For this exercise, restate the data below with no change at all.

### Exercise data
*** Begin section ***
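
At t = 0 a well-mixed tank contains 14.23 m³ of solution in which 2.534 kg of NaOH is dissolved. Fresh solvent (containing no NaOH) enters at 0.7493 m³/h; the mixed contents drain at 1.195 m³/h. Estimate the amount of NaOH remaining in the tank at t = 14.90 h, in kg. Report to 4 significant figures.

0.4697 kg

Let m(t) be the amount of NaOH. Volume: V(t) = V₀ + (Q_in − Q_out) t = 14.23 − 0.445700 t; V(14.90) = 7.58907 m³.
No NaOH enters, so dm/dt = −Q_out · (m/V).
Separate: dm/m = −Q_out dt/V(t) ⇒ ln(m/m₀) = −(Q_out/(Q_in−Q_out)) ln(V/V₀).
m = m₀ (V₀/V)^(Q_out/(Q_in−Q_out)) = 2.534 × (14.23/7.58907)^(-2.68118) = 0.469680 kg.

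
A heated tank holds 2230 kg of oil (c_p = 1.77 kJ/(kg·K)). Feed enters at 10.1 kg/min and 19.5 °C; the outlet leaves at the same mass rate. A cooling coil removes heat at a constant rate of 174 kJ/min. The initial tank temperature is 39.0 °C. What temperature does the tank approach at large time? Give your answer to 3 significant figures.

M c_p dT/dt = ṁ c_p (T_in − T) − Q̇.
At steady state dT/dt = 0 ⇒ T_ss = T_in − Q̇/(ṁ c_p) = 19.5 − 174/(10.1·1.77) = 9.7668 °C.

9.77 °C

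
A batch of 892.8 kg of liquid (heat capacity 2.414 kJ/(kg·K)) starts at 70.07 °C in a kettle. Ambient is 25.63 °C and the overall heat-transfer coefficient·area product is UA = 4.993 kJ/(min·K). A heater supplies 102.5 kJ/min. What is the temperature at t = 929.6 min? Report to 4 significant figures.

Lumped-capacitance energy balance: M c_p dT/dt = UA(T_amb − T) + Q̇.
dT/dt = (T_ss − T)/τ with T_ss = T_amb + Q̇/UA = 25.63 + 102.5/4.993 = 46.1587 °C, τ = M c_p/UA = 892.8·2.414/4.993 = 431.648 min.
This is linear first-order; T(t) = T_ss + (T₀ − T_ss) e^(−t/τ).
T(929.6) = 46.1587 + (23.9113)·0.116065 = 48.9340 °C.

48.93 °C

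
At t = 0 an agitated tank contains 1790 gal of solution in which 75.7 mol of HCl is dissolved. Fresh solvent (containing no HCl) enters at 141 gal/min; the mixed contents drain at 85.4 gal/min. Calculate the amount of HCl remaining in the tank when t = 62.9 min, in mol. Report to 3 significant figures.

Let m(t) be the amount of HCl. Volume: V(t) = V₀ + (Q_in − Q_out) t = 1790 + 55.600 t; V(62.9) = 5287.2 gal.
Solute balance: dm/dt = 0 − Q_out C = −Q_out m/V(t).
Separate: dm/m = −Q_out dt/V(t) ⇒ ln(m/m₀) = −(Q_out/(Q_in−Q_out)) ln(V/V₀).
m = m₀ (V₀/V)^(Q_out/(Q_in−Q_out)) = 75.7 × (1790/5287.2)^(1.5360) = 14.342 mol.

14.3 mol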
*** End section ***
### Response to this task
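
At t = 0 a well-mixed tank contains 14.23 m³ of solution in which 2.534 kg of NaOH is dissolved. Fresh solvent (containing no NaOH) enters at 0.7493 m³/h; the mixed contents drain at 1.195 m³/h. Estimate the amount of NaOH remaining in the tank at t = 14.90 h, in kg. Report to 4 significant figures.

0.4697 kg

Let m(t) be the amount of NaOH. Volume: V(t) = V₀ + (Q_in − Q_out) t = 14.23 − 0.445700 t; V(14.90) = 7.58907 m³.
No NaOH enters, so dm/dt = −Q_out · (m/V).
Separate: dm/m = −Q_out dt/V(t) ⇒ ln(m/m₀) = −(Q_out/(Q_in−Q_out)) ln(V/V₀).
m = m₀ (V₀/V)^(Q_out/(Q_in−Q_out)) = 2.534 × (14.23/7.58907)^(-2.68118) = 0.469680 kg.

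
A heated tank holds 2230 kg of oil (c_p = 1.77 kJ/(kg·K)). Feed enters at 10.1 kg/min and 19.5 °C; the outlet leaves at the same mass rate. A cooling coil removes heat at a constant rate of 174 kJ/min. The initial tank temperature is 39.0 °C. What temperature does the tank approach at large time? Give your answer to 3 significant figures.

M c_p dT/dt = ṁ c_p (T_in − T) − Q̇.
At steady state dT/dt = 0 ⇒ T_ss = T_in − Q̇/(ṁ c_p) = 19.5 − 174/(10.1·1.77) = 9.7668 °C.

9.77 °C

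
A batch of 892.8 kg of liquid (heat capacity 2.414 kJ/(kg·K)) starts at 70.07 °C in a kettle. Ambient is 25.63 °C and the overall heat-transfer coefficient·area product is UA = 4.993 kJ/(min·K). A heater supplies 102.5 kJ/min. What is the temperature at t = 929.6 min? Report to 4 significant figures.

Lumped-capacitance energy balance: M c_p dT/dt = UA(T_amb − T) + Q̇.
dT/dt = (T_ss − T)/τ with T_ss = T_amb + Q̇/UA = 25.63 + 102.5/4.993 = 46.1587 °C, τ = M c_p/UA = 892.8·2.414/4.993 = 431.648 min.
This is linear first-order; T(t) = T_ss + (T₀ − T_ss) e^(−t/τ).
T(929.6) = 46.1587 + (23.9113)·0.116065 = 48.9340 °C.

48.93 °C

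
At t = 0 an agitated tank contains 1790 gal of solution in which 75.7 mol of HCl is dissolved. Fresh solvent (containing no HCl) enters at 141 gal/min; the mixed contents drain at 85.4 gal/min. Calculate the amount of HCl remaining in the tank when t = 62.9 min, in mol. Report to 3 significant figures.

Let m(t) be the amount of HCl. Volume: V(t) = V₀ + (Q_in − Q_out) t = 1790 + 55.600 t; V(62.9) = 5287.2 gal.
Solute balance: dm/dt = 0 − Q_out C = −Q_out m/V(t).
Separate: dm/m = −Q_out dt/V(t) ⇒ ln(m/m₀) = −(Q_out/(Q_in−Q_out)) ln(V/V₀).
m = m₀ (V₀/V)^(Q_out/(Q_in−Q_out)) = 75.7 × (1790/5287.2)^(1.5360) = 14.342 mol.

14.3 mol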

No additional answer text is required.